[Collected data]
····················
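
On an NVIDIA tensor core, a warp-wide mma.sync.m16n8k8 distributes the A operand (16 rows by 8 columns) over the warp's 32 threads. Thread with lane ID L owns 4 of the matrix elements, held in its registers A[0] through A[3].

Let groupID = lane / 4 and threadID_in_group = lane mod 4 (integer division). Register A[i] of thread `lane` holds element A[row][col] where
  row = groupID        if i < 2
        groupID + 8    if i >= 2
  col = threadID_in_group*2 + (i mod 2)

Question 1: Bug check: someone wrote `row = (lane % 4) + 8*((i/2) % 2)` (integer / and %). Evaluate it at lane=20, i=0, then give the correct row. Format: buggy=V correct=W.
buggy=0 correct=5

`(lane % 4) + 8*((i/2) % 2)`[20,0]⇒0
lane 20: gr=5 (20/4), th=0 (20%4)
i=0: r=5+0=5, c=0*2+0=0
row: 0 vs 5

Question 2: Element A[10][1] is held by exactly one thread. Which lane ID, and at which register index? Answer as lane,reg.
8,3

r=10->g=2,rb=1  c=1->t=0,b0=1
L=2*4+0=8  i=1*2+1=3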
····················
# Exercise directions
Set down all the data exactly as given.

# Result of the exercise
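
On an NVIDIA tensor core, a warp-wide mma.sync.m16n8k8 distributes the A operand (16 rows by 8 columns) over the warp's 32 threads. Thread with lane ID L owns 4 of the matrix elements, held in its registers A[0] through A[3].

Let groupID = lane / 4 and threadID_in_group = lane mod 4 (integer division). Register A[i] of thread `lane` holds element A[row][col] where
  row = groupID        if i < 2
        groupID + 8    if i >= 2
  col = threadID_in_group*2 + (i mod 2)

Question 1: Bug check: someone wrote `row = (lane % 4) + 8*((i/2) % 2)` (integer / and %). Evaluate it at lane=20, i=0, then give the correct row. Format: buggy=V correct=W.
buggy=0 correct=5

`(lane % 4) + 8*((i/2) % 2)`[20,0]⇒0
lane 20: gr=5 (20/4), th=0 (20%4)
i=0: r=5+0=5, c=0*2+0=0
row: 0 vs 5

Question 2: Element A[10][1] is held by exactly one thread. Which lane ID, and at which register index? Answer as lane,reg.
8,3

r=10->g=2,rb=1  c=1->t=0,b0=1
L=2*4+0=8  i=1*2+1=3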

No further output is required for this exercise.